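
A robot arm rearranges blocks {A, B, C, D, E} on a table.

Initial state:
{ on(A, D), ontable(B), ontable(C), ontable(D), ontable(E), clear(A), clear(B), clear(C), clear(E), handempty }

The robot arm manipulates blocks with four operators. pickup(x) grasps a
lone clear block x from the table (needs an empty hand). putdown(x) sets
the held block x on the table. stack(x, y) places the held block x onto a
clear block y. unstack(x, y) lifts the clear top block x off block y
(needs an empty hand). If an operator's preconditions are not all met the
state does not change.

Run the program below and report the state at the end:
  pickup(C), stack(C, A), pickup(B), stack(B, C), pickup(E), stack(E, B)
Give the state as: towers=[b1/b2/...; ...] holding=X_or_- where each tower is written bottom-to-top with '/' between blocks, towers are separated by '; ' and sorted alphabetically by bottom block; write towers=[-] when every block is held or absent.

towers=[D/A/C/B/E] holding=-

step 1 (pickup(C)): towers=[B; D/A; E] holding=C
step 2 (stack(C, A)): towers=[B; D/A/C; E] holding=-
step 3 (pickup(B)): towers=[D/A/C; E] holding=B
step 4 (stack(B, C)): towers=[D/A/C/B; E] holding=-
step 5 (pickup(E)): towers=[D/A/C/B] holding=E
step 6 (stack(E, B)): towers=[D/A/C/B/E] holding=-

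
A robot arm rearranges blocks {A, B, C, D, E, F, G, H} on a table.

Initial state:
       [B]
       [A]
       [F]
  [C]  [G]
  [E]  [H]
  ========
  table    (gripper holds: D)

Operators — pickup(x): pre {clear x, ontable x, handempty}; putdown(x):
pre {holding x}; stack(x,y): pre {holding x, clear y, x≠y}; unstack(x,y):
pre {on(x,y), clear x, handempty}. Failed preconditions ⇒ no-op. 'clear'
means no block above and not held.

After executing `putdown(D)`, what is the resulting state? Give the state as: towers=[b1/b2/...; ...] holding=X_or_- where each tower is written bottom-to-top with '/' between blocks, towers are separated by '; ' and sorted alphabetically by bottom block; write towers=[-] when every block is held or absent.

towers=[D; E/C; H/G/F/A/B] holding=-

before: towers=[E/C; H/G/F/A/B] holding=D
pre[putdown(D)]: holding(D) yes
all met → apply putdown(D)
after:  towers=[D; E/C; H/G/F/A/B] holding=-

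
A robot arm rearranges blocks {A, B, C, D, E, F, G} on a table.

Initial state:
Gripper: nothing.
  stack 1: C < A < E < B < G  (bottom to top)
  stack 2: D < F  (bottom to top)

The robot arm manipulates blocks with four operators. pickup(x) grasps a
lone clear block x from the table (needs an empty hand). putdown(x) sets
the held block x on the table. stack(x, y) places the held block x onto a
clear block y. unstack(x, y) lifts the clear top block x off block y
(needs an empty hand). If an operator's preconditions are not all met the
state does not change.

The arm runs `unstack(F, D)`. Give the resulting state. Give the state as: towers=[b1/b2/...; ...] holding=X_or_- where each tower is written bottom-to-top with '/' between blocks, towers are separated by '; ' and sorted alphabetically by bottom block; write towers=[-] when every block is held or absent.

towers=[C/A/E/B/G; D] holding=F

before: towers=[C/A/E/B/G; D/F] holding=-
pre[unstack(F, D)]: on(F,D) yes, clear(F) yes, handempty yes
all met → apply unstack(F, D)
after:  towers=[C/A/E/B/G; D] holding=F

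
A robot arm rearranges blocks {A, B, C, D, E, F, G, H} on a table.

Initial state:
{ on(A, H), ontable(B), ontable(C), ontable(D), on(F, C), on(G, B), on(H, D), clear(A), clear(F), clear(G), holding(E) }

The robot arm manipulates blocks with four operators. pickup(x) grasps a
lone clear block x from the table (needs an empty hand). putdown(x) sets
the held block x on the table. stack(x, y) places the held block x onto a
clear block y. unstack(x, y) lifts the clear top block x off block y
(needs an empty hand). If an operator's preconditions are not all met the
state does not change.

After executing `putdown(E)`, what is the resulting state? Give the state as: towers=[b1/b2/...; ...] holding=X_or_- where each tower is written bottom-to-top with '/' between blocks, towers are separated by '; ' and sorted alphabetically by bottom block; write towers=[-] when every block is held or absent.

towers=[B/G; C/F; D/H/A; E] holding=-

before: towers=[B/G; C/F; D/H/A] holding=E
pre[putdown(E)]: holding(E) ok
all met → apply putdown(E)
after:  towers=[B/G; C/F; D/H/A; E] holding=-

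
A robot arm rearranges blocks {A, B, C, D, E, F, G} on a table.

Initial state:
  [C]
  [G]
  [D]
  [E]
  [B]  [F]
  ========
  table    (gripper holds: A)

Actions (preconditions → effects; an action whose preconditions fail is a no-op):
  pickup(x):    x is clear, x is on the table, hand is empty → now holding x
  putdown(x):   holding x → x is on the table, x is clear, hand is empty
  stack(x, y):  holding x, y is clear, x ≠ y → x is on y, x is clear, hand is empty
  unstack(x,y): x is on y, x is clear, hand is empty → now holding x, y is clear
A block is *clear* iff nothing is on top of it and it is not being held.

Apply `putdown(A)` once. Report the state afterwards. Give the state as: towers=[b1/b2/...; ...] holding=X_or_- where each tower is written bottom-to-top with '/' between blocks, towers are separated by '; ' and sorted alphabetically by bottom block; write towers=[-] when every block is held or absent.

towers=[A; B/E/D/G/C; F] holding=-

before: towers=[B/E/D/G/C; F] holding=A
pre[putdown(A)]: holding(A) ✓
all met → apply putdown(A)
after:  towers=[A; B/E/D/G/C; F] holding=-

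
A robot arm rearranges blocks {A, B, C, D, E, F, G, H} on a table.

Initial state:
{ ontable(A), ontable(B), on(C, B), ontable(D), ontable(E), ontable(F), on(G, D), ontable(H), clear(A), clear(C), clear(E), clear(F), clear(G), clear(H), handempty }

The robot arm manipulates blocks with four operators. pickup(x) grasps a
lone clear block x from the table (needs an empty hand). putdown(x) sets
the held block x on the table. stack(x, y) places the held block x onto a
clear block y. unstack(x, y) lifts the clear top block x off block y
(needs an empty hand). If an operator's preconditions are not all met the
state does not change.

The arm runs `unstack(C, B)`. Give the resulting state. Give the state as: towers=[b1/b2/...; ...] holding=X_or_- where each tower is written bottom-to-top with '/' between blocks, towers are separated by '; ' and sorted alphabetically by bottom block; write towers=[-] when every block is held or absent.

before: towers=[A; B/C; D/G; E; F; H] holding=-
pre[unstack(C, B)]: on(C,B) yes, clear(C) yes, handempty yes
all met → apply unstack(C, B)
after:  towers=[A; B; D/G; E; F; H] holding=C

towers=[A; B; D/G; E; F; H] holding=C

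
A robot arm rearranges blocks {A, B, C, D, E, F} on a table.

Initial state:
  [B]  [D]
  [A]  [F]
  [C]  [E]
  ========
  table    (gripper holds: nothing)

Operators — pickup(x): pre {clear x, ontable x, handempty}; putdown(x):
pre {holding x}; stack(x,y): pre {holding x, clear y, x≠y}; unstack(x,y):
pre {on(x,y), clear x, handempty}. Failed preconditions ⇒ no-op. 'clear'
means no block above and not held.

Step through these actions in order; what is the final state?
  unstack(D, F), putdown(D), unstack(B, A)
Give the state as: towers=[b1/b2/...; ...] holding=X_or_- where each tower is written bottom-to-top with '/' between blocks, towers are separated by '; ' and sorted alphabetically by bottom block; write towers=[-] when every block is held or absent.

towers=[C/A; D; E/F] holding=B

step 1 (unstack(D, F)): towers=[C/A/B; E/F] holding=D
step 2 (putdown(D)): towers=[C/A/B; D; E/F] holding=-
step 3 (unstack(B, A)): towers=[C/A; D; E/F] holding=B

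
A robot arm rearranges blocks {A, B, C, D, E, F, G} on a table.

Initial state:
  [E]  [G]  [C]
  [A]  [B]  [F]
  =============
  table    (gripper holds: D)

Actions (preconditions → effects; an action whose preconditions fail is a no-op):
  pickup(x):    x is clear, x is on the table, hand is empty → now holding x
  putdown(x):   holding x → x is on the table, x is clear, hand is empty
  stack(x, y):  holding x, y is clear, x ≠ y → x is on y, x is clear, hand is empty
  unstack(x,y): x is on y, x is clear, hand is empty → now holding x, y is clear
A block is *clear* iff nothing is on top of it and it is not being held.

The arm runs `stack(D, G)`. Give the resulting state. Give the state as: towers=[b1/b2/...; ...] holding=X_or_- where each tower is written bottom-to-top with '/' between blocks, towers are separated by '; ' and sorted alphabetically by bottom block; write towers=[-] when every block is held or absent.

before: towers=[A/E; B/G; F/C] holding=D
pre[stack(D, G)]: holding(D) yes, clear(G) yes, D≠G yes
all met → apply stack(D, G)
after:  towers=[A/E; B/G/D; F/C] holding=-

towers=[A/E; B/G/D; F/C] holding=-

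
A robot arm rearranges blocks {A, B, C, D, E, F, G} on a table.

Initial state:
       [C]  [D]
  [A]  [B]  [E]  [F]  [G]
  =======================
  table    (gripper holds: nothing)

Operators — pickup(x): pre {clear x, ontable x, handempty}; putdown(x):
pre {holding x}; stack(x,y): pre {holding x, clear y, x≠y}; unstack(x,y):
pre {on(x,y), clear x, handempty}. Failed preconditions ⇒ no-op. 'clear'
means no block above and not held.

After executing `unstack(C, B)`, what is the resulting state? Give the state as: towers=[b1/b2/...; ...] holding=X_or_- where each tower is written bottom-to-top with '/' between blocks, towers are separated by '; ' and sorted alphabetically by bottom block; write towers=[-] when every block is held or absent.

towers=[A; B; E/D; F; G] holding=C

before: towers=[A; B/C; E/D; F; G] holding=-
pre[unstack(C, B)]: on(C,B) yes, clear(C) yes, handempty yes
all met → apply unstack(C, B)
after:  towers=[A; B; E/D; F; G] holding=C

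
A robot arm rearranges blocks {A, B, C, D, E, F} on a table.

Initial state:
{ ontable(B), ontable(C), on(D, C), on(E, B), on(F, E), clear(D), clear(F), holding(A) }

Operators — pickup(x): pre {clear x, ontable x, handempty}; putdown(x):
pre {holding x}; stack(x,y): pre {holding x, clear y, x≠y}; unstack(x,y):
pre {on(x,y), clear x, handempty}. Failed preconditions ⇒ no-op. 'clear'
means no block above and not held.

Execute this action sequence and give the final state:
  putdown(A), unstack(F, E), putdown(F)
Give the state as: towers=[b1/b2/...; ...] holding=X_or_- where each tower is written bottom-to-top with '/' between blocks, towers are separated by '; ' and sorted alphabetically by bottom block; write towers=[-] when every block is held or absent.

towers=[A; B/E; C/D; F] holding=-

step 1 (putdown(A)): towers=[A; B/E/F; C/D] holding=-
step 2 (unstack(F, E)): towers=[A; B/E; C/D] holding=F
step 3 (putdown(F)): towers=[A; B/E; C/D; F] holding=-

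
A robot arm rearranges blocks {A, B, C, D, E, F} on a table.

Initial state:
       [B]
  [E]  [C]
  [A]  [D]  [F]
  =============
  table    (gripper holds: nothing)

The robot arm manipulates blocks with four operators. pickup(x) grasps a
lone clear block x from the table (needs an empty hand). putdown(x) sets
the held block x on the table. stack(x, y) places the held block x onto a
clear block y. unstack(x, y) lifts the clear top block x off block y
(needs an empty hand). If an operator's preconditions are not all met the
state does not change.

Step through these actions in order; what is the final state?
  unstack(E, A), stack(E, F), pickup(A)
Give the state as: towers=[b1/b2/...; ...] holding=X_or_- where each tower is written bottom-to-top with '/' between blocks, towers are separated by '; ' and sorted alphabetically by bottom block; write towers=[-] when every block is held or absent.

step 1 (unstack(E, A)): towers=[A; D/C/B; F] holding=E
step 2 (stack(E, F)): towers=[A; D/C/B; F/E] holding=-
step 3 (pickup(A)): towers=[D/C/B; F/E] holding=A

towers=[D/C/B; F/E] holding=A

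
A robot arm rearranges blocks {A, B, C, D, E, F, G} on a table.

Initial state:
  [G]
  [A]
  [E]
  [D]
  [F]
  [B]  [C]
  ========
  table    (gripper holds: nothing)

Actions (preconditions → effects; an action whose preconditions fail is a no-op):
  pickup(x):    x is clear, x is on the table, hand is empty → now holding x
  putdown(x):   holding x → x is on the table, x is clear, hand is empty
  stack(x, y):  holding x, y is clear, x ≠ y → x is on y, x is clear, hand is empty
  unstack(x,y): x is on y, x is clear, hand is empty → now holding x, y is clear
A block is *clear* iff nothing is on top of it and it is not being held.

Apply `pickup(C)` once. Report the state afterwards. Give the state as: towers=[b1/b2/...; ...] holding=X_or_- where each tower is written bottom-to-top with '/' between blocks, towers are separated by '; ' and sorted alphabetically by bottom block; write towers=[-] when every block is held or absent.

towers=[B/F/D/E/A/G] holding=C

before: towers=[B/F/D/E/A/G; C] holding=-
pre[pickup(C)]: clear(C) ✓, ontable(C) ✓, handempty ✓
all met → apply pickup(C)
after:  towers=[B/F/D/E/A/G] holding=C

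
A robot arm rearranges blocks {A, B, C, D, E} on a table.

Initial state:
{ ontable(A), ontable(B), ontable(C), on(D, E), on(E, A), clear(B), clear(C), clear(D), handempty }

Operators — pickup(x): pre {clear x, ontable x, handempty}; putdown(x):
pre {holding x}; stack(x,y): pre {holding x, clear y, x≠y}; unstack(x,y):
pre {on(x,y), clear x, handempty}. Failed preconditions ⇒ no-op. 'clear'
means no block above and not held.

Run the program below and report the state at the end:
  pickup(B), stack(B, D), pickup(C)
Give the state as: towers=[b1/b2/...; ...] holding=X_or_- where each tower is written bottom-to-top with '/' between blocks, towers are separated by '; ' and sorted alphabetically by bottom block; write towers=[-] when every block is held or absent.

step 1 (pickup(B)): towers=[A/E/D; C] holding=B
step 2 (stack(B, D)): towers=[A/E/D/B; C] holding=-
step 3 (pickup(C)): towers=[A/E/D/B] holding=C

towers=[A/E/D/B] holding=C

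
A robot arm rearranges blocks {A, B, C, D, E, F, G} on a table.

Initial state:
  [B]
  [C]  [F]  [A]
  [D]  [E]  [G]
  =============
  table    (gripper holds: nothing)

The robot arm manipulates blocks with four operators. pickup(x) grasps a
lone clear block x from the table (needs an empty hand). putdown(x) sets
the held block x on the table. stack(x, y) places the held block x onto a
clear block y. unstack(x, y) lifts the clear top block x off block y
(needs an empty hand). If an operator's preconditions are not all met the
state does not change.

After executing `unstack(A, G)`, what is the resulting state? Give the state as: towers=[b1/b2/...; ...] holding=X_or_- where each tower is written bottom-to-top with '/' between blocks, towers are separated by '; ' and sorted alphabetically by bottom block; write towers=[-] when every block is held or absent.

towers=[D/C/B; E/F; G] holding=A

before: towers=[D/C/B; E/F; G/A] holding=-
pre[unstack(A, G)]: on(A,G) ok, clear(A) ok, handempty ok
all met → apply unstack(A, G)
after:  towers=[D/C/B; E/F; G] holding=A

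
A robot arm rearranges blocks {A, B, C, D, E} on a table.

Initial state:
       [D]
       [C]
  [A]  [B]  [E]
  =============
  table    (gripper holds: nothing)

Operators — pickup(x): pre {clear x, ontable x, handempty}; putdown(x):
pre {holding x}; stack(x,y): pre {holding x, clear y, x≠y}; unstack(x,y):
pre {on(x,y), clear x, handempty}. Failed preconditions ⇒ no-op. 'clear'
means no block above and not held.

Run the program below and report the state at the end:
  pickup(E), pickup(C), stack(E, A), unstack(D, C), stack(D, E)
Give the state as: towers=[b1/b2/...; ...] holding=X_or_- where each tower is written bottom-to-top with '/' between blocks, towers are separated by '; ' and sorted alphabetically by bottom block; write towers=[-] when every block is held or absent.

towers=[A/E/D; B/C] holding=-

step 1 (pickup(E)): towers=[A; B/C/D] holding=E
step 2 (pickup(C)) [no-op]: towers=[A; B/C/D] holding=E
step 3 (stack(E, A)): towers=[A/E; B/C/D] holding=-
step 4 (unstack(D, C)): towers=[A/E; B/C] holding=D
step 5 (stack(D, E)): towers=[A/E/D; B/C] holding=-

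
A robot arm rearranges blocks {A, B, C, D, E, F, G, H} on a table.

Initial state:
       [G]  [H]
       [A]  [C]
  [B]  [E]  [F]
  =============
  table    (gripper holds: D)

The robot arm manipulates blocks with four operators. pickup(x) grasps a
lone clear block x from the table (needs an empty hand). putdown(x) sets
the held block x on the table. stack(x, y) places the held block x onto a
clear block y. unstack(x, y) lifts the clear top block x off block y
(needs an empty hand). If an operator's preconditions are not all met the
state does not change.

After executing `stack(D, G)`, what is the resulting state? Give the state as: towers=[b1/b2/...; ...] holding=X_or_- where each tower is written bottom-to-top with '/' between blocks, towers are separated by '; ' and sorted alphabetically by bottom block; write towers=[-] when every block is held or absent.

before: towers=[B; E/A/G; F/C/H] holding=D
pre[stack(D, G)]: holding(D) ✓, clear(G) ✓, D≠G ✓
all met → apply stack(D, G)
after:  towers=[B; E/A/G/D; F/C/H] holding=-

towers=[B; E/A/G/D; F/C/H] holding=-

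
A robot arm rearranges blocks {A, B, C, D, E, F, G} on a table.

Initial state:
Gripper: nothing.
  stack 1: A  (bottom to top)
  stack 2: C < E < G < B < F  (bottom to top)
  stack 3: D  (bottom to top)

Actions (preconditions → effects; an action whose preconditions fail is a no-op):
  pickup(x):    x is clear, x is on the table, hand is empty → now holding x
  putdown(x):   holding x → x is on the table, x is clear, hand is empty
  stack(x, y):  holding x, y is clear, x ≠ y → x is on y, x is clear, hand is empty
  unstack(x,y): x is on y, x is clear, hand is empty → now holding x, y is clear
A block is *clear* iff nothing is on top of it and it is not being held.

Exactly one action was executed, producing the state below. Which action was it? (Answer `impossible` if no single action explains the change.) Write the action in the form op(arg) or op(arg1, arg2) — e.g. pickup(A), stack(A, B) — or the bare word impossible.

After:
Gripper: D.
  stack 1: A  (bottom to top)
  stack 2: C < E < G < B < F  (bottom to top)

target: towers=[A; C/E/G/B/F] holding=D
     unstack(F, B) → towers=[A; C/E/G/B; D] holding=F
         pickup(D) → towers=[A; C/E/G/B/F] holding=D  ← match
         pickup(A) → towers=[C/E/G/B/F; D] holding=A

pickup(D)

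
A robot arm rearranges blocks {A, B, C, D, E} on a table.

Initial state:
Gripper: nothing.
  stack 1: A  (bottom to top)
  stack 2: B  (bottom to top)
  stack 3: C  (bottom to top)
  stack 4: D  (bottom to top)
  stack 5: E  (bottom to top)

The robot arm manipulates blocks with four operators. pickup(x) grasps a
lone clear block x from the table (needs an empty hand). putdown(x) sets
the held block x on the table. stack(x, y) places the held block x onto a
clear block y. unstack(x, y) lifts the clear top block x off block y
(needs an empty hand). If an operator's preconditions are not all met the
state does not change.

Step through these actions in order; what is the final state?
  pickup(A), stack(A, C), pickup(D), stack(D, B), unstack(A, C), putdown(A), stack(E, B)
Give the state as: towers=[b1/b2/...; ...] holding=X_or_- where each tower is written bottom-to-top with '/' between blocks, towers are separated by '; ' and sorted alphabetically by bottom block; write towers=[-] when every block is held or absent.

towers=[A; B/D; C; E] holding=-

step 1 (pickup(A)): towers=[B; C; D; E] holding=A
step 2 (stack(A, C)): towers=[B; C/A; D; E] holding=-
step 3 (pickup(D)): towers=[B; C/A; E] holding=D
step 4 (stack(D, B)): towers=[B/D; C/A; E] holding=-
step 5 (unstack(A, C)): towers=[B/D; C; E] holding=A
step 6 (putdown(A)): towers=[A; B/D; C; E] holding=-
step 7 (stack(E, B)) [no-op]: towers=[A; B/D; C; E] holding=-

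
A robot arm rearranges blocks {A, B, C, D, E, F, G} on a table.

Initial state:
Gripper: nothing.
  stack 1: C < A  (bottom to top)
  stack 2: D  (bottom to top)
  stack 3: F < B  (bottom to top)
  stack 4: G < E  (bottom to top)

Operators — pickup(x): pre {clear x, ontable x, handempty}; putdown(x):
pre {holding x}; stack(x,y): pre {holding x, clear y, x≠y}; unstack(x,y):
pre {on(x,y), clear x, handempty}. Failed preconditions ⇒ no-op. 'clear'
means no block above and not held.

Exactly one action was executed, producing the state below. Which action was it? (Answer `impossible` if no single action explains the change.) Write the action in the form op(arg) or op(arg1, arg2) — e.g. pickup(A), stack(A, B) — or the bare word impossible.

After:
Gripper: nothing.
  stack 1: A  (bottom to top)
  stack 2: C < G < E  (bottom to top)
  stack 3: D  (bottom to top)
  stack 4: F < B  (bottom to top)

impossible

target: towers=[A; C/G/E; D; F/B] holding=-
     unstack(B, F) → towers=[C/A; D; F; G/E] holding=B
         pickup(D) → towers=[C/A; F/B; G/E] holding=D
     unstack(A, C) → towers=[C; D; F/B; G/E] holding=A
     unstack(E, G) → towers=[C/A; D; F/B; G] holding=E
none of the 4 applicable actions match → impossible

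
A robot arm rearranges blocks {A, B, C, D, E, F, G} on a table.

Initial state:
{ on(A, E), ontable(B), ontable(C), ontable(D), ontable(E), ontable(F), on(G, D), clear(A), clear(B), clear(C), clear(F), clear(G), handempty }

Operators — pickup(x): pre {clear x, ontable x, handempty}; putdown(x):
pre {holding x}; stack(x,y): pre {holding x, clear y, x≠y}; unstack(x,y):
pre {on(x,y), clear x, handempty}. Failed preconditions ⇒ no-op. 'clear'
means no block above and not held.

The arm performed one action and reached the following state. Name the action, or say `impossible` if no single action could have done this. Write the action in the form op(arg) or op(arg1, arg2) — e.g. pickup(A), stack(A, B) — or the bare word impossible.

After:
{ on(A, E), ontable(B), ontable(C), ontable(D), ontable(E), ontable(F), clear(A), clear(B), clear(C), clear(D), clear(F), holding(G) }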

## What the task asks
Starting at the first line of the data above, please restate word for word every line up to and including the one that holds "pickup(E), stack(E, B)", and add nothing else.

## Result for this exercise
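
A robot arm rearranges blocks {A, B, C, D, E} on a table.

Initial state:
{ on(A, D), ontable(B), ontable(C), ontable(D), ontable(E), clear(A), clear(B), clear(C), clear(E), handempty }

The robot arm manipulates blocks with four operators. pickup(x) grasps a
lone clear block x from the table (needs an empty hand). putdown(x) sets
the held block x on the table. stack(x, y) places the held block x onto a
clear block y. unstack(x, y) lifts the clear top block x off block y
(needs an empty hand). If an operator's preconditions are not all met the
state does not change.

Run the program below and report the state at the end:
  pickup(C), stack(C, A), pickup(B), stack(B, C), pickup(E), stack(E, B)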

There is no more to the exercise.